> Exercise
Your job is to transcribe the material exactly, every line included.

+ + + + + + +

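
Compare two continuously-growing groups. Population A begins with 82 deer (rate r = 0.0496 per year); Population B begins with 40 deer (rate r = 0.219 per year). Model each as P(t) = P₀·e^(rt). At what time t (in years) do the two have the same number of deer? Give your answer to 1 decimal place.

82·e^(0.0496t) = 40·e^(0.219t)
82/40 = e^((0.219 − 0.0496)t) → ln(2.05) = 0.1694·t
t = 0.71784 / 0.1694

t ≈ 4.2 years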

+ + + + + + +

> Output below
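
Compare two continuously-growing groups. Population A begins with 82 deer (rate r = 0.0496 per year); Population B begins with 40 deer (rate r = 0.219 per year). Model each as P(t) = P₀·e^(rt). At what time t (in years) do the two have the same number of deer? Give your answer to 1 decimal place.

82·e^(0.0496t) = 40·e^(0.219t)
82/40 = e^((0.219 − 0.0496)t) → ln(2.05) = 0.1694·t
t = 0.71784 / 0.1694

t ≈ 4.2 years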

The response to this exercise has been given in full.